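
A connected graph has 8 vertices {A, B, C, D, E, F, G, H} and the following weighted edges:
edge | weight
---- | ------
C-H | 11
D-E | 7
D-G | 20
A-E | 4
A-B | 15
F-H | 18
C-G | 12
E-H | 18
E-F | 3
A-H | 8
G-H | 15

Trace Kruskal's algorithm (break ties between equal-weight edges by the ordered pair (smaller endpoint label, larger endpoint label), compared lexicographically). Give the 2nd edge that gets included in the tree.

Kruskal: consider edges lightest-first.
E-F (3): add — endpoints in different components.
A-E (4): add — endpoints in different components.
D-E (7): add — endpoints in different components.
A-H (8): add — endpoints in different components.
C-H (11): add — endpoints in different components.
C-G (12): add — endpoints in different components.
A-B (15): add — endpoints in different components.
The 2nd edge added is A-E.

A-E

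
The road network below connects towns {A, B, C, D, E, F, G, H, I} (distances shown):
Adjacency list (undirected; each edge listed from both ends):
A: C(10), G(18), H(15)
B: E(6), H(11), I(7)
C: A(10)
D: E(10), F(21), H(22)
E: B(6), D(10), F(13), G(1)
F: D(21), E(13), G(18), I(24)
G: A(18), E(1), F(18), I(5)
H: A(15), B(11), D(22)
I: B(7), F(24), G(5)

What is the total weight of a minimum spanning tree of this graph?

Kruskal's algorithm — process edges by increasing weight (ties by edge label):
E G (1): add — endpoints in different components.
G I (5): add — endpoints in different components.
B E (6): add — endpoints in different components.
B I (7): skip — B and I already connected.
A C (10): add — endpoints in different components.
D E (10): add — endpoints in different components.
B H (11): add — endpoints in different components.
E F (13): add — endpoints in different components.
A H (15): add — endpoints in different components.
MST edges: E G, G I, B E, A C, D E, B H, E F, A H; total weight 1+5+6+10+10+11+13+15 = 71.

71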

- - - -

What is needed is an exact printout of every line from the one with "D: E(10), F(21), H(22)" through the end of the data, including both, and nothing more.

* _FINAL ANSWER_:
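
D: E(10), F(21), H(22)
E: B(6), D(10), F(13), G(1)
F: D(21), E(13), G(18), I(24)
G: A(18), E(1), F(18), I(5)
H: A(15), B(11), D(22)
I: B(7), F(24), G(5)

What is the total weight of a minimum spanning tree of this graph?

Kruskal's algorithm — process edges by increasing weight (ties by edge label):
E G (1): add — endpoints in different components.
G I (5): add — endpoints in different components.
B E (6): add — endpoints in different components.
B I (7): skip — B and I already connected.
A C (10): add — endpoints in different components.
D E (10): add — endpoints in different components.
B H (11): add — endpoints in different components.
E F (13): add — endpoints in different components.
A H (15): add — endpoints in different components.
MST edges: E G, G I, B E, A C, D E, B H, E F, A H; total weight 1+5+6+10+10+11+13+15 = 71.

71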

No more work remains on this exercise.